▸ Data to process:
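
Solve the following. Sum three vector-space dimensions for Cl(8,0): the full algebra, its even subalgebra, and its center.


n = 8 + 0 = 8
Total dim = 2^8 = 256
Even subalgebra dim = 2^7 = 128
n is even, so center dim = 1
Sum = 256 + 128 + 1 = 385


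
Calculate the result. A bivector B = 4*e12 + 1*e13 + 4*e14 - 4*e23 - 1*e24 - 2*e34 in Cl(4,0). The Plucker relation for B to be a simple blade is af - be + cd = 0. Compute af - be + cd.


Plucker relation: af - be + cd
a*f = 4*(-2) = -8
b*e = 1*(-1) = -1
c*d = 4*(-4) = -16
af - be + cd = -8 - (-1) + (-16)
= -23


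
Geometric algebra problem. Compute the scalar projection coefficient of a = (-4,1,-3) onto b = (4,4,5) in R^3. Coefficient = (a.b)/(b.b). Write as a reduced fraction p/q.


Projection coefficient = (a . b) / (b . b)
a . b = (-4)*4 + 1*4 + (-3)*5
= -16 + 4 + (-15) = -27
b . b = 4^2 + 4^2 + 5^2
= 16 + 16 + 25 = 57
Coefficient = -27/57
In lowest terms: -9/19


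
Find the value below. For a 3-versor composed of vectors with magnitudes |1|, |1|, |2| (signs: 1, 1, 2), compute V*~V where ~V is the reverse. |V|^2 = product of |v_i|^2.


Each vector v_i has |v_i|^2 = s_i^2
Squared scales: 1^2 = 1, 1^2 = 1, 2^2 = 4
|V|^2 = 1 * 1 * 4
= 4


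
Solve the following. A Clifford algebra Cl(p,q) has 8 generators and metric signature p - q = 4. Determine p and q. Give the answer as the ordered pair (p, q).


We need p + q = 8 and p - q = 4.
Adding: 2p = 8 + 4 = 12, so p = 6.
Then q = 8 - 6 = 2.
(p, q) = (6, 2)


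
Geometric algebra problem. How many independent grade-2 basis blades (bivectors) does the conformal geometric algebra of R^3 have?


The conformal model of R^3 uses Cl(4,1) with m = 3 + 2 = 5 generators.
Number of grade-2 blades = C(m, 2) = C(5, 2)
= 5*4/2 = 10


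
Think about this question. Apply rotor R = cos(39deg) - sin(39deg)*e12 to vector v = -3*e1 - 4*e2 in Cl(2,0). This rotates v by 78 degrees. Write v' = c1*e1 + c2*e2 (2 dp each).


Rotor R = cos(39deg) - sin(39deg)*e12
Rotation angle theta = 2 * 39 = 78 degrees
v' = R*v*~R rotates v by theta.
cos(78deg) = 0.2079, sin(78deg) = 0.9781
v'_1 = -3*cos(78deg) - (-4)*sin(78deg)
= -3*0.2079 - (-4)*0.9781
= 3.29
v'_2 = -3*sin(78deg) + (-4)*cos(78deg)
= -3*0.9781 + (-4)*0.2079
= -3.77
v' = 3.29*e1 - 3.77*e2


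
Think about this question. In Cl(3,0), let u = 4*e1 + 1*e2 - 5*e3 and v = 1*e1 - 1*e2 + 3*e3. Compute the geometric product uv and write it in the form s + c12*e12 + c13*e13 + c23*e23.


In Cl(3,0): e_i^2 = 1, e_ie_j = -e_je_i for i != j.
Scalar part = u . v = 4*1 + 1*(-1) + (-5)*3
= 4 + (-1) + (-15) = -12
e12 coeff = 4*(-1) - 1*1 = -4 - 1 = -5
e13 coeff = 4*3 - (-5)*1 = 12 - (-5) = 17
e23 coeff = 1*3 - (-5)*(-1) = 3 - 5 = -2
uv = -12 - 5*e12 + 17*e13 - 2*e23


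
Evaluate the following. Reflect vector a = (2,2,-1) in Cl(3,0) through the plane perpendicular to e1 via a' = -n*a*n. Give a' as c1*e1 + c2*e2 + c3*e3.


Reflection formula: a' = -n*a*n, with n = e1 (unit vector, n^2 = 1).
For reflection through hyperplane perp to e1:
The component along e1 flips sign, others stay.
a = (2, 2, -1)
a' = (-2, 2, -1)
a' = -2*e1 + 2*e2 - 1*e3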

▸ Exercise details: The reply must consist solely of the lines from the one containing "Think about this question. Apply" through the last line in the material above, reproduced exactly.

▸ Answer space:
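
Think about this question. Apply rotor R = cos(39deg) - sin(39deg)*e12 to vector v = -3*e1 - 4*e2 in Cl(2,0). This rotates v by 78 degrees. Write v' = c1*e1 + c2*e2 (2 dp each).


Rotor R = cos(39deg) - sin(39deg)*e12
Rotation angle theta = 2 * 39 = 78 degrees
v' = R*v*~R rotates v by theta.
cos(78deg) = 0.2079, sin(78deg) = 0.9781
v'_1 = -3*cos(78deg) - (-4)*sin(78deg)
= -3*0.2079 - (-4)*0.9781
= 3.29
v'_2 = -3*sin(78deg) + (-4)*cos(78deg)
= -3*0.9781 + (-4)*0.2079
= -3.77
v' = 3.29*e1 - 3.77*e2


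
Think about this question. In Cl(3,0), let u = 4*e1 + 1*e2 - 5*e3 and v = 1*e1 - 1*e2 + 3*e3. Compute the geometric product uv and write it in the form s + c12*e12 + c13*e13 + c23*e23.


In Cl(3,0): e_i^2 = 1, e_ie_j = -e_je_i for i != j.
Scalar part = u . v = 4*1 + 1*(-1) + (-5)*3
= 4 + (-1) + (-15) = -12
e12 coeff = 4*(-1) - 1*1 = -4 - 1 = -5
e13 coeff = 4*3 - (-5)*1 = 12 - (-5) = 17
e23 coeff = 1*3 - (-5)*(-1) = 3 - 5 = -2
uv = -12 - 5*e12 + 17*e13 - 2*e23


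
Evaluate the following. Reflect vector a = (2,2,-1) in Cl(3,0) through the plane perpendicular to e1 via a' = -n*a*n. Give a' as c1*e1 + c2*e2 + c3*e3.


Reflection formula: a' = -n*a*n, with n = e1 (unit vector, n^2 = 1).
For reflection through hyperplane perp to e1:
The component along e1 flips sign, others stay.
a = (2, 2, -1)
a' = (-2, 2, -1)
a' = -2*e1 + 2*e2 - 1*e3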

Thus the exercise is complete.